- **TASK**: Start at the line in the entries below that contains "A well-mixed reactor", stop at the line that contains "Two CSTRs in", and output exactly the lines in that span, both ends included.

─── SOURCE RECORDS ───

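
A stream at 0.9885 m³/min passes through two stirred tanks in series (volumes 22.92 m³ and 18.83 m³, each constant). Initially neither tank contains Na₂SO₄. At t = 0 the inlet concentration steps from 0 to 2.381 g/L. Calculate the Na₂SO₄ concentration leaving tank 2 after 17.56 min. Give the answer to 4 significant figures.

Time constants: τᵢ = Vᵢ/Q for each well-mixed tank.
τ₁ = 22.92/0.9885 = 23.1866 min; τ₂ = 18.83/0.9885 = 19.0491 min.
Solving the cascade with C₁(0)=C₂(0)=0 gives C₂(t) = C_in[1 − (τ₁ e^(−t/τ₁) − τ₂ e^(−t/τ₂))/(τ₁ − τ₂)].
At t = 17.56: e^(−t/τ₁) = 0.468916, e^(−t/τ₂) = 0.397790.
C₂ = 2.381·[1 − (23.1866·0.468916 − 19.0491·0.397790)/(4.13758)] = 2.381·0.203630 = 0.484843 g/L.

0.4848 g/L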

───
─── SOURCE RECORDS ───

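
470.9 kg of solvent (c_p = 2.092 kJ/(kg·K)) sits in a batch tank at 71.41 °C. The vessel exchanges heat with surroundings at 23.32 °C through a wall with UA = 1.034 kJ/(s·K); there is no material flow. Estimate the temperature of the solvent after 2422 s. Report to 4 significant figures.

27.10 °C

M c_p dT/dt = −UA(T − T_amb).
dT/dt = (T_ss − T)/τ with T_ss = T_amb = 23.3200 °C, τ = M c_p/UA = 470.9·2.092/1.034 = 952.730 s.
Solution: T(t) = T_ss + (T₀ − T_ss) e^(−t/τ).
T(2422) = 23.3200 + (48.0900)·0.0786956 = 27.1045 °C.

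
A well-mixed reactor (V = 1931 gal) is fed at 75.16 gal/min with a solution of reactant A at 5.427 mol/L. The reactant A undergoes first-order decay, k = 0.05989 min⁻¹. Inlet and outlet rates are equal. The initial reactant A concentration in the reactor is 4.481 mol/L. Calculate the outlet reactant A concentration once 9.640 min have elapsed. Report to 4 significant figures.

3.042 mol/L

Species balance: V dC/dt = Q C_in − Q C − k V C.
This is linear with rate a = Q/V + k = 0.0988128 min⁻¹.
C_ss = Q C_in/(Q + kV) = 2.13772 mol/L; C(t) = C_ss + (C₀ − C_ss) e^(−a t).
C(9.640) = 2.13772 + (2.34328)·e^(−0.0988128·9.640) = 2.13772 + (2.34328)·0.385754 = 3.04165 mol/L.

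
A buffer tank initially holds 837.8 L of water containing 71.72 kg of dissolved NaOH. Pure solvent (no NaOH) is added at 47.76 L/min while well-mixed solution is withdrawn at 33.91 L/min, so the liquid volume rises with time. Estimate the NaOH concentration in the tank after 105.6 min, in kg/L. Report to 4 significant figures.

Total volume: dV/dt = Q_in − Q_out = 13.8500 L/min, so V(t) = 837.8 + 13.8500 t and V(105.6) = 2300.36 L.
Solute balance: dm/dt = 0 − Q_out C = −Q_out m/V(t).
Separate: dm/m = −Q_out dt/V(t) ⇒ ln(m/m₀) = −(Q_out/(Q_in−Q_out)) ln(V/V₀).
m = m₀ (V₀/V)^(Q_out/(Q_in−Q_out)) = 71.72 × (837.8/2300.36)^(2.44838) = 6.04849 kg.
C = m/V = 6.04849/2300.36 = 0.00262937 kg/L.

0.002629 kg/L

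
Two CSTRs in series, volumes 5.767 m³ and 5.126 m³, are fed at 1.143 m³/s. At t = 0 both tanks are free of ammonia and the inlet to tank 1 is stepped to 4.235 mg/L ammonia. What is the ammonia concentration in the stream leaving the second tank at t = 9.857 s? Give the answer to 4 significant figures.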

───
─── SOURCE RECORDS ───

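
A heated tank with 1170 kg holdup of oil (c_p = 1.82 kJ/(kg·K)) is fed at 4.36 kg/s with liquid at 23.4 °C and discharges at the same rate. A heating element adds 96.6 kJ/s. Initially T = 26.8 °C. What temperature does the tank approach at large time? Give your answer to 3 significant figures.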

───

- **PROBLEM SOLUTION**:
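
A well-mixed reactor (V = 1931 gal) is fed at 75.16 gal/min with a solution of reactant A at 5.427 mol/L. The reactant A undergoes first-order decay, k = 0.05989 min⁻¹. Inlet and outlet rates are equal. The initial reactant A concentration in the reactor is 4.481 mol/L. Calculate the outlet reactant A concentration once 9.640 min have elapsed. Report to 4 significant figures.

3.042 mol/L

Species balance: V dC/dt = Q C_in − Q C − k V C.
This is linear with rate a = Q/V + k = 0.0988128 min⁻¹.
C_ss = Q C_in/(Q + kV) = 2.13772 mol/L; C(t) = C_ss + (C₀ − C_ss) e^(−a t).
C(9.640) = 2.13772 + (2.34328)·e^(−0.0988128·9.640) = 2.13772 + (2.34328)·0.385754 = 3.04165 mol/L.

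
A buffer tank initially holds 837.8 L of water containing 71.72 kg of dissolved NaOH. Pure solvent (no NaOH) is added at 47.76 L/min while well-mixed solution is withdrawn at 33.91 L/min, so the liquid volume rises with time. Estimate the NaOH concentration in the tank after 105.6 min, in kg/L. Report to 4 significant figures.

Total volume: dV/dt = Q_in − Q_out = 13.8500 L/min, so V(t) = 837.8 + 13.8500 t and V(105.6) = 2300.36 L.
Solute balance: dm/dt = 0 − Q_out C = −Q_out m/V(t).
Separate: dm/m = −Q_out dt/V(t) ⇒ ln(m/m₀) = −(Q_out/(Q_in−Q_out)) ln(V/V₀).
m = m₀ (V₀/V)^(Q_out/(Q_in−Q_out)) = 71.72 × (837.8/2300.36)^(2.44838) = 6.04849 kg.
C = m/V = 6.04849/2300.36 = 0.00262937 kg/L.

0.002629 kg/L

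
Two CSTRs in series, volumes 5.767 m³ and 5.126 m³, are fed at 1.143 m³/s. At t = 0 both tanks are free of ammonia and the inlet to tank 1 is stepped to 4.235 mg/L ammonia. What is the ammonia concentration in the stream leaving the second tank at t = 9.857 s? Give the answer to 4 significant figures.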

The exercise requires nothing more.